====== The input

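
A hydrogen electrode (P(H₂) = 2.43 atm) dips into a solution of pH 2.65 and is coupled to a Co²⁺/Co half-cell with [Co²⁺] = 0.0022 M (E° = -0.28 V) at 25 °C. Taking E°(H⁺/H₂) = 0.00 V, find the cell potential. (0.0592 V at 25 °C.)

0.19 V

The hydrogen couple is the cathode, so E°_cell = 0.28 V; n = 2.
[H⁺] = 10^(−2.65) = 0.0022 M, and Q = [Co²⁺]·P(H₂) / [H⁺]^2 = 1070.
E = E° − (0.0592/2) log Q = 0.28 − (0.0592/2)(3.028) = 0.190 V.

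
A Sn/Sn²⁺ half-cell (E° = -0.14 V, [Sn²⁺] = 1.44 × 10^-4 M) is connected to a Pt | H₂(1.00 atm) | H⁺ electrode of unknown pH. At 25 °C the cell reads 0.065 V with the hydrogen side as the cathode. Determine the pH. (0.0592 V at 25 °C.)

pH = 3.19

E°_cell = 0.14 V and n = 2.
log Q = n(E° − E)/0.0592 = 2×(0.14 − 0.065)/0.0592 = 2.534.
With Q = [Sn²⁺]·P(H₂) / [H⁺]^2, solving for [H⁺] gives log[H⁺] = -3.188, so pH = 3.19.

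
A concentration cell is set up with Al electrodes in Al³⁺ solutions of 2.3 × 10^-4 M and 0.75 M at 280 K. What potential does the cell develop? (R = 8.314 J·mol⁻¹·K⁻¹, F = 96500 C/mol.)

Both half-cells are Al³⁺/Al, so E°_cell = 0. The concentrated side is the cathode; the cell reaction moves Al³⁺ from high to low concentration with n = 3.
Q = [Al³⁺]_dilute/[Al³⁺]_conc = 2.3 × 10^-4/0.75 = 3.07 × 10^-4.
E = 0 − (RT/nF) ln Q = −((8.314×280)/(3×96500))(-8.090) = 0.0651 V.

0.065 V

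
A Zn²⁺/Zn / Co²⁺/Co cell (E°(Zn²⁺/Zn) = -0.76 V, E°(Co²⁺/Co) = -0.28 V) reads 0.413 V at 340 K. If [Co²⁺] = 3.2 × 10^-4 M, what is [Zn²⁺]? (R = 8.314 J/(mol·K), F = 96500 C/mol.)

0.031 M

From the Nernst equation, ln Q = nF(E° − E)/RT = 2×96500×(0.48 − 0.413)/(8.314×340) = 4.574, so Q = 97.0.
With Q = [Zn²⁺]/[Co²⁺] and the known concentrations, [Zn²⁺] in the numerator gives [Zn²⁺] = 0.031 M.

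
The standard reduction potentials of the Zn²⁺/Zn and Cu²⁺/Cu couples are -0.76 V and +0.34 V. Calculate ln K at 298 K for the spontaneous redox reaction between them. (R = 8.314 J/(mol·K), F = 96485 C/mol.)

ln K = 85.7

E°_cell = +0.34 − (-0.76) = 1.10 V, with n = 2 electrons transferred.
At equilibrium E = 0, so the Nernst equation gives ln K = nFE°/RT = (2)(96485)(1.10)/((8.314)(298)) = 85.68.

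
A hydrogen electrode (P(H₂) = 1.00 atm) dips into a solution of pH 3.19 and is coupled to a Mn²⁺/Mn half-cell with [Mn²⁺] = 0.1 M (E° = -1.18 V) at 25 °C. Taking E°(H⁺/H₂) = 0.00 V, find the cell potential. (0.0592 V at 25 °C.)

The hydrogen couple is the cathode, so E°_cell = 1.18 V; n = 2.
[H⁺] = 10^(−3.19) = 6.5 × 10^-4 M, and Q = [Mn²⁺]·P(H₂) / [H⁺]^2 = 2.4 × 10^5.
E = E° − (0.0592/2) log Q = 1.18 − (0.0592/2)(5.380) = 1.021 V.

1.02 V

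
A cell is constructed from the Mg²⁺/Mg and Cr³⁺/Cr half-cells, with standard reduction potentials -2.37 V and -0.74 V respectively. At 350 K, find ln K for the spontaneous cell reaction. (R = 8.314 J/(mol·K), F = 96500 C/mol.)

ln K = 324.3

E°_cell = -0.74 − (-2.37) = 1.63 V, with n = 6 electrons transferred.
At equilibrium E = 0, so the Nernst equation gives ln K = nFE°/RT = (6)(96500)(1.63)/((8.314)(350)) = 324.33.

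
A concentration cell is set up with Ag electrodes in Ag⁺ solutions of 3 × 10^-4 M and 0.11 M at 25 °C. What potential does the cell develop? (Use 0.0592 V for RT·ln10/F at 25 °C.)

Both half-cells are Ag⁺/Ag, so E°_cell = 0. The concentrated side is the cathode; the cell reaction moves Ag⁺ from high to low concentration with n = 1.
Q = [Ag⁺]_dilute/[Ag⁺]_conc = 3 × 10^-4/0.11 = 0.00273.
E = 0 − (0.0592/1) log Q = −(0.0592/1)(-2.564) = 0.1518 V.

0.15 V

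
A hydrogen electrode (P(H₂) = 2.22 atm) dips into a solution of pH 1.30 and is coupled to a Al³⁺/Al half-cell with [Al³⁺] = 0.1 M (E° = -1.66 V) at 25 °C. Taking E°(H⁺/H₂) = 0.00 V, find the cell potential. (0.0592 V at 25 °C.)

The hydrogen couple is the cathode, so E°_cell = 1.66 V; n = 6.
[H⁺] = 10^(−1.30) = 0.050 M, and Q = [Al³⁺]^2·P(H₂)^3 / [H⁺]^6 = 6.9 × 10^6.
E = E° − (0.0592/6) log Q = 1.66 − (0.0592/6)(6.839) = 1.593 V.

1.59 V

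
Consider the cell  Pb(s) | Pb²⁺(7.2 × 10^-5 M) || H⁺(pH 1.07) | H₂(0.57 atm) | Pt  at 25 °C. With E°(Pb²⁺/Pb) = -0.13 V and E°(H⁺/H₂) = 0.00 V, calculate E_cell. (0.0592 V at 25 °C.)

The hydrogen couple is the cathode, so E°_cell = 0.13 V; n = 2.
[H⁺] = 10^(−1.07) = 0.085 M, and Q = [Pb²⁺]·P(H₂) / [H⁺]^2 = 0.00567.
E = E° − (0.0592/2) log Q = 0.13 − (0.0592/2)(-2.247) = 0.197 V.

0.20 V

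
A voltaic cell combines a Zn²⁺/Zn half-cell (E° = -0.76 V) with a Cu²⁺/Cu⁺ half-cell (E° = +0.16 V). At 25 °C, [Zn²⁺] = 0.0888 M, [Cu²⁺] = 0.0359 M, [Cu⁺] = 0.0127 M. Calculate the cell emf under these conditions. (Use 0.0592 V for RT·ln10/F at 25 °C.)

The Cu²⁺/Cu⁺ couple has the higher reduction potential and acts as the cathode, so E°_cell = +0.16 − (-0.76) = 0.92 V.
Balancing electrons gives n = 2; the reaction quotient is Q = [Zn²⁺]·[Cu⁺]^2/[Cu²⁺]^2 = 0.0111.
At 25 °C, E = E° − (0.0592/n) log Q = 0.92 − (0.0592/2)(-1.954) = 0.920 + 0.058 = 0.978 V.

0.978 V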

============

Write the entries out again, exactly and completely.

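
A hydrogen electrode (P(H₂) = 2.43 atm) dips into a solution of pH 2.65 and is coupled to a Co²⁺/Co half-cell with [Co²⁺] = 0.0022 M (E° = -0.28 V) at 25 °C. Taking E°(H⁺/H₂) = 0.00 V, find the cell potential. (0.0592 V at 25 °C.)

0.19 V

The hydrogen couple is the cathode, so E°_cell = 0.28 V; n = 2.
[H⁺] = 10^(−2.65) = 0.0022 M, and Q = [Co²⁺]·P(H₂) / [H⁺]^2 = 1070.
E = E° − (0.0592/2) log Q = 0.28 − (0.0592/2)(3.028) = 0.190 V.

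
A Sn/Sn²⁺ half-cell (E° = -0.14 V, [Sn²⁺] = 1.44 × 10^-4 M) is connected to a Pt | H₂(1.00 atm) | H⁺ electrode of unknown pH. At 25 °C the cell reads 0.065 V with the hydrogen side as the cathode. Determine the pH. (0.0592 V at 25 °C.)

pH = 3.19

E°_cell = 0.14 V and n = 2.
log Q = n(E° − E)/0.0592 = 2×(0.14 − 0.065)/0.0592 = 2.534.
With Q = [Sn²⁺]·P(H₂) / [H⁺]^2, solving for [H⁺] gives log[H⁺] = -3.188, so pH = 3.19.

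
A concentration cell is set up with Al electrodes in Al³⁺ solutions of 2.3 × 10^-4 M and 0.75 M at 280 K. What potential does the cell develop? (R = 8.314 J·mol⁻¹·K⁻¹, F = 96500 C/mol.)

Both half-cells are Al³⁺/Al, so E°_cell = 0. The concentrated side is the cathode; the cell reaction moves Al³⁺ from high to low concentration with n = 3.
Q = [Al³⁺]_dilute/[Al³⁺]_conc = 2.3 × 10^-4/0.75 = 3.07 × 10^-4.
E = 0 − (RT/nF) ln Q = −((8.314×280)/(3×96500))(-8.090) = 0.0651 V.

0.065 V

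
A Zn²⁺/Zn / Co²⁺/Co cell (E°(Zn²⁺/Zn) = -0.76 V, E°(Co²⁺/Co) = -0.28 V) reads 0.413 V at 340 K. If [Co²⁺] = 3.2 × 10^-4 M, what is [Zn²⁺]? (R = 8.314 J/(mol·K), F = 96500 C/mol.)

0.031 M

From the Nernst equation, ln Q = nF(E° − E)/RT = 2×96500×(0.48 − 0.413)/(8.314×340) = 4.574, so Q = 97.0.
With Q = [Zn²⁺]/[Co²⁺] and the known concentrations, [Zn²⁺] in the numerator gives [Zn²⁺] = 0.031 M.

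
The standard reduction potentials of the Zn²⁺/Zn and Cu²⁺/Cu couples are -0.76 V and +0.34 V. Calculate ln K at 298 K for the spontaneous redox reaction between them. (R = 8.314 J/(mol·K), F = 96485 C/mol.)

ln K = 85.7

E°_cell = +0.34 − (-0.76) = 1.10 V, with n = 2 electrons transferred.
At equilibrium E = 0, so the Nernst equation gives ln K = nFE°/RT = (2)(96485)(1.10)/((8.314)(298)) = 85.68.

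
A hydrogen electrode (P(H₂) = 1.00 atm) dips into a solution of pH 3.19 and is coupled to a Mn²⁺/Mn half-cell with [Mn²⁺] = 0.1 M (E° = -1.18 V) at 25 °C. Taking E°(H⁺/H₂) = 0.00 V, find the cell potential. (0.0592 V at 25 °C.)

The hydrogen couple is the cathode, so E°_cell = 1.18 V; n = 2.
[H⁺] = 10^(−3.19) = 6.5 × 10^-4 M, and Q = [Mn²⁺]·P(H₂) / [H⁺]^2 = 2.4 × 10^5.
E = E° − (0.0592/2) log Q = 1.18 − (0.0592/2)(5.380) = 1.021 V.

1.02 V

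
A cell is constructed from the Mg²⁺/Mg and Cr³⁺/Cr half-cells, with standard reduction potentials -2.37 V and -0.74 V respectively. At 350 K, find ln K for the spontaneous cell reaction. (R = 8.314 J/(mol·K), F = 96500 C/mol.)

ln K = 324.3

E°_cell = -0.74 − (-2.37) = 1.63 V, with n = 6 electrons transferred.
At equilibrium E = 0, so the Nernst equation gives ln K = nFE°/RT = (6)(96500)(1.63)/((8.314)(350)) = 324.33.

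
A concentration cell is set up with Ag electrodes in Ag⁺ solutions of 3 × 10^-4 M and 0.11 M at 25 °C. What potential does the cell develop? (Use 0.0592 V for RT·ln10/F at 25 °C.)

Both half-cells are Ag⁺/Ag, so E°_cell = 0. The concentrated side is the cathode; the cell reaction moves Ag⁺ from high to low concentration with n = 1.
Q = [Ag⁺]_dilute/[Ag⁺]_conc = 3 × 10^-4/0.11 = 0.00273.
E = 0 − (0.0592/1) log Q = −(0.0592/1)(-2.564) = 0.1518 V.

0.15 V

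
A hydrogen electrode (P(H₂) = 2.22 atm) dips into a solution of pH 1.30 and is coupled to a Al³⁺/Al half-cell with [Al³⁺] = 0.1 M (E° = -1.66 V) at 25 °C. Taking E°(H⁺/H₂) = 0.00 V, find the cell potential. (0.0592 V at 25 °C.)

The hydrogen couple is the cathode, so E°_cell = 1.66 V; n = 6.
[H⁺] = 10^(−1.30) = 0.050 M, and Q = [Al³⁺]^2·P(H₂)^3 / [H⁺]^6 = 6.9 × 10^6.
E = E° − (0.0592/6) log Q = 1.66 − (0.0592/6)(6.839) = 1.593 V.

1.59 V

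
Consider the cell  Pb(s) | Pb²⁺(7.2 × 10^-5 M) || H⁺(pH 1.07) | H₂(0.57 atm) | Pt  at 25 °C. With E°(Pb²⁺/Pb) = -0.13 V and E°(H⁺/H₂) = 0.00 V, calculate E_cell. (0.0592 V at 25 °C.)

The hydrogen couple is the cathode, so E°_cell = 0.13 V; n = 2.
[H⁺] = 10^(−1.07) = 0.085 M, and Q = [Pb²⁺]·P(H₂) / [H⁺]^2 = 0.00567.
E = E° − (0.0592/2) log Q = 0.13 − (0.0592/2)(-2.247) = 0.197 V.

0.20 V

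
A voltaic cell combines a Zn²⁺/Zn half-cell (E° = -0.76 V) with a Cu²⁺/Cu⁺ half-cell (E° = +0.16 V). At 25 °C, [Zn²⁺] = 0.0888 M, [Cu²⁺] = 0.0359 M, [Cu⁺] = 0.0127 M. Calculate the cell emf under these conditions. (Use 0.0592 V for RT·ln10/F at 25 °C.)

The Cu²⁺/Cu⁺ couple has the higher reduction potential and acts as the cathode, so E°_cell = +0.16 − (-0.76) = 0.92 V.
Balancing electrons gives n = 2; the reaction quotient is Q = [Zn²⁺]·[Cu⁺]^2/[Cu²⁺]^2 = 0.0111.
At 25 °C, E = E° − (0.0592/n) log Q = 0.92 − (0.0592/2)(-1.954) = 0.920 + 0.058 = 0.978 V.

0.978 V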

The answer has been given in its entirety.